◆ **RAW DATA**
**********
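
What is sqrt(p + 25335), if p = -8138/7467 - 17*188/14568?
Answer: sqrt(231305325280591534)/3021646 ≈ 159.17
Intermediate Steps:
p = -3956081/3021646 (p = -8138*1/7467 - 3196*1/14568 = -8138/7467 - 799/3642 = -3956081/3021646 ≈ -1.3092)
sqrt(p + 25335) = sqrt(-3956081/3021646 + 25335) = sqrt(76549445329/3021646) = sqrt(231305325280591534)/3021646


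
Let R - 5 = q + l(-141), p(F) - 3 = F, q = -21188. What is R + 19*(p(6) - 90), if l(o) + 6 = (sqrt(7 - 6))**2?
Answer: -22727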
**********
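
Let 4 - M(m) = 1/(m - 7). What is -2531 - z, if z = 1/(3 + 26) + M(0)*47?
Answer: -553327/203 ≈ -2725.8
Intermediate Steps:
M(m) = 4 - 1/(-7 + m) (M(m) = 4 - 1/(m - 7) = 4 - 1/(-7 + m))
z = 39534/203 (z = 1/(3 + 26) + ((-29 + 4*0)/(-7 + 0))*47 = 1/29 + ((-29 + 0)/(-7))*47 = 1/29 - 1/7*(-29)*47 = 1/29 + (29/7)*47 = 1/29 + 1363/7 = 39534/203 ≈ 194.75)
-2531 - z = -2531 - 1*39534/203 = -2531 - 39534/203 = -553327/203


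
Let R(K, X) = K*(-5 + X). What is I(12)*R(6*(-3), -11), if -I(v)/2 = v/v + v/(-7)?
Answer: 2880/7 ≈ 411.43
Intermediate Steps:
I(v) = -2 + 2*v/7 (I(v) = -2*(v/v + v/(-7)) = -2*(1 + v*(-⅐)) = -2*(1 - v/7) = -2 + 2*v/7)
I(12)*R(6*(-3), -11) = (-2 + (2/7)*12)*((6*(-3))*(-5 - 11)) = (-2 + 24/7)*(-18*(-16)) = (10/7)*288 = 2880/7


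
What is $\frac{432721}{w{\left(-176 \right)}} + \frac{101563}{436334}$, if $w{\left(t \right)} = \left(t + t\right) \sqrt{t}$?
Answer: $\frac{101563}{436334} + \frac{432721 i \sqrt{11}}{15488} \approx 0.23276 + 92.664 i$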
**********
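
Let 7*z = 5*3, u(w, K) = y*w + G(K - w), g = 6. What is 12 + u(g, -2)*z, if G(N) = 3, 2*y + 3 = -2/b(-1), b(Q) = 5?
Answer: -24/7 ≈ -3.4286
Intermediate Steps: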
**********
◆ **YOUR INSTRUCTIONS**
Starting at the line above that contains "What is sqrt(p", repeat each line exactly up to and including the line that contains "Answer: -22727", and stop there.

◆ **THE ANSWER**
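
What is sqrt(p + 25335), if p = -8138/7467 - 17*188/14568?
Answer: sqrt(231305325280591534)/3021646 ≈ 159.17
Intermediate Steps:
p = -3956081/3021646 (p = -8138*1/7467 - 3196*1/14568 = -8138/7467 - 799/3642 = -3956081/3021646 ≈ -1.3092)
sqrt(p + 25335) = sqrt(-3956081/3021646 + 25335) = sqrt(76549445329/3021646) = sqrt(231305325280591534)/3021646


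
Let R - 5 = q + l(-141), p(F) - 3 = F, q = -21188. What is R + 19*(p(6) - 90), if l(o) + 6 = (sqrt(7 - 6))**2?
Answer: -22727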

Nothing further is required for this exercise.